## What to work on
Repeat each entry below without omitting a single word.

■ ■ ■ ■

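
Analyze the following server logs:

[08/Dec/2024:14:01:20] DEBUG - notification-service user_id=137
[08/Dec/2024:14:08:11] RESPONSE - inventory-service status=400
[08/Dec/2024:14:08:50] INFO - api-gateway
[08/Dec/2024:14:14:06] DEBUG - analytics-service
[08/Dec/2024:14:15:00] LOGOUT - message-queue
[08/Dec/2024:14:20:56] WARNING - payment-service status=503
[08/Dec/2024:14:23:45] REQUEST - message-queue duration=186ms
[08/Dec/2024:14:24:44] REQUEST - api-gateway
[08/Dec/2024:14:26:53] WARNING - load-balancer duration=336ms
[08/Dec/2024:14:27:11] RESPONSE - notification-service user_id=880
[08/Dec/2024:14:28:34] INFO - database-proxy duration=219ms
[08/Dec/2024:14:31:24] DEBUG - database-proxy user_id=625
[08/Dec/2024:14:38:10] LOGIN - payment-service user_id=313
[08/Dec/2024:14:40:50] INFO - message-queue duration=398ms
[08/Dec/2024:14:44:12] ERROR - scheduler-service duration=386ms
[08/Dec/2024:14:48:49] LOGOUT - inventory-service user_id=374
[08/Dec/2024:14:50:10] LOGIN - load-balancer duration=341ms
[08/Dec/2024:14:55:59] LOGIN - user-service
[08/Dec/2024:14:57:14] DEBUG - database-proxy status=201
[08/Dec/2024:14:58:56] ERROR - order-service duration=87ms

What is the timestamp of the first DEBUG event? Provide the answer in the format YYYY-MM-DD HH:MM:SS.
2024-12-08 14:01:20

To find the first event:

1. Filter for all DEBUG events
2. Sort by timestamp
3. Select the first one
4. Timestamp: 2024-12-08 14:01:20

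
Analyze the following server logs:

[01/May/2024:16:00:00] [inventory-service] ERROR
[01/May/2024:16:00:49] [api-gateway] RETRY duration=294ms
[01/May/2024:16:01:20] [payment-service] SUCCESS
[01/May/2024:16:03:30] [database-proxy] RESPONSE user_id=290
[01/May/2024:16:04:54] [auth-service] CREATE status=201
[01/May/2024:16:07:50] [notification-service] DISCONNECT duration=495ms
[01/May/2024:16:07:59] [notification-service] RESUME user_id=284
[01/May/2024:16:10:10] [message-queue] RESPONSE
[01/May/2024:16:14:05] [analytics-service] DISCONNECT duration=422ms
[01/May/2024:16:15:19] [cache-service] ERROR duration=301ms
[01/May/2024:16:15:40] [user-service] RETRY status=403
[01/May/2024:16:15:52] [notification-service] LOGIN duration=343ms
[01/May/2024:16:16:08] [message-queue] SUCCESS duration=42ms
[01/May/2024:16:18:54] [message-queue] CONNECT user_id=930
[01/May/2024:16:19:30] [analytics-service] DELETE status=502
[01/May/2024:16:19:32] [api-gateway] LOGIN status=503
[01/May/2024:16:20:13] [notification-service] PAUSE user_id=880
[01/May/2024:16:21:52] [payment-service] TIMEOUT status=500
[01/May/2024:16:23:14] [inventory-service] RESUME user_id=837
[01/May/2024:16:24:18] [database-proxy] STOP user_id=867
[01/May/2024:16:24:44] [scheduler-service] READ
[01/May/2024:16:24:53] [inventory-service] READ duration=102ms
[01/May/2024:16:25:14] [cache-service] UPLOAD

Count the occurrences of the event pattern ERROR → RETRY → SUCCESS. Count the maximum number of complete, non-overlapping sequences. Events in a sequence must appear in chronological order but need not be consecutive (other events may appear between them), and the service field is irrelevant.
2

To count sequences:

1. Look for pattern: ERROR → RETRY → SUCCESS
2. Greedily scan the log in chronological order, matching each sequence element in turn (ignoring service)
3. Each time the full pattern completes, increment the count and restart matching from the next event
4. Complete non-overlapping sequences found: 2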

■ ■ ■ ■

## Answer space
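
Analyze the following server logs:

[08/Dec/2024:14:01:20] DEBUG - notification-service user_id=137
[08/Dec/2024:14:08:11] RESPONSE - inventory-service status=400
[08/Dec/2024:14:08:50] INFO - api-gateway
[08/Dec/2024:14:14:06] DEBUG - analytics-service
[08/Dec/2024:14:15:00] LOGOUT - message-queue
[08/Dec/2024:14:20:56] WARNING - payment-service status=503
[08/Dec/2024:14:23:45] REQUEST - message-queue duration=186ms
[08/Dec/2024:14:24:44] REQUEST - api-gateway
[08/Dec/2024:14:26:53] WARNING - load-balancer duration=336ms
[08/Dec/2024:14:27:11] RESPONSE - notification-service user_id=880
[08/Dec/2024:14:28:34] INFO - database-proxy duration=219ms
[08/Dec/2024:14:31:24] DEBUG - database-proxy user_id=625
[08/Dec/2024:14:38:10] LOGIN - payment-service user_id=313
[08/Dec/2024:14:40:50] INFO - message-queue duration=398ms
[08/Dec/2024:14:44:12] ERROR - scheduler-service duration=386ms
[08/Dec/2024:14:48:49] LOGOUT - inventory-service user_id=374
[08/Dec/2024:14:50:10] LOGIN - load-balancer duration=341ms
[08/Dec/2024:14:55:59] LOGIN - user-service
[08/Dec/2024:14:57:14] DEBUG - database-proxy status=201
[08/Dec/2024:14:58:56] ERROR - order-service duration=87ms

What is the timestamp of the first DEBUG event? Provide the answer in the format YYYY-MM-DD HH:MM:SS.
2024-12-08 14:01:20

To find the first event:

1. Filter for all DEBUG events
2. Sort by timestamp
3. Select the first one
4. Timestamp: 2024-12-08 14:01:20

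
Analyze the following server logs:

[01/May/2024:16:00:00] [inventory-service] ERROR
[01/May/2024:16:00:49] [api-gateway] RETRY duration=294ms
[01/May/2024:16:01:20] [payment-service] SUCCESS
[01/May/2024:16:03:30] [database-proxy] RESPONSE user_id=290
[01/May/2024:16:04:54] [auth-service] CREATE status=201
[01/May/2024:16:07:50] [notification-service] DISCONNECT duration=495ms
[01/May/2024:16:07:59] [notification-service] RESUME user_id=284
[01/May/2024:16:10:10] [message-queue] RESPONSE
[01/May/2024:16:14:05] [analytics-service] DISCONNECT duration=422ms
[01/May/2024:16:15:19] [cache-service] ERROR duration=301ms
[01/May/2024:16:15:40] [user-service] RETRY status=403
[01/May/2024:16:15:52] [notification-service] LOGIN duration=343ms
[01/May/2024:16:16:08] [message-queue] SUCCESS duration=42ms
[01/May/2024:16:18:54] [message-queue] CONNECT user_id=930
[01/May/2024:16:19:30] [analytics-service] DELETE status=502
[01/May/2024:16:19:32] [api-gateway] LOGIN status=503
[01/May/2024:16:20:13] [notification-service] PAUSE user_id=880
[01/May/2024:16:21:52] [payment-service] TIMEOUT status=500
[01/May/2024:16:23:14] [inventory-service] RESUME user_id=837
[01/May/2024:16:24:18] [database-proxy] STOP user_id=867
[01/May/2024:16:24:44] [scheduler-service] READ
[01/May/2024:16:24:53] [inventory-service] READ duration=102ms
[01/May/2024:16:25:14] [cache-service] UPLOAD

Count the occurrences of the event pattern ERROR → RETRY → SUCCESS. Count the maximum number of complete, non-overlapping sequences. Events in a sequence must appear in chronological order but need not be consecutive (other events may appear between them), and the service field is irrelevant.
2

To count sequences:

1. Look for pattern: ERROR → RETRY → SUCCESS
2. Greedily scan the log in chronological order, matching each sequence element in turn (ignoring service)
3. Each time the full pattern completes, increment the count and restart matching from the next event
4. Complete non-overlapping sequences found: 2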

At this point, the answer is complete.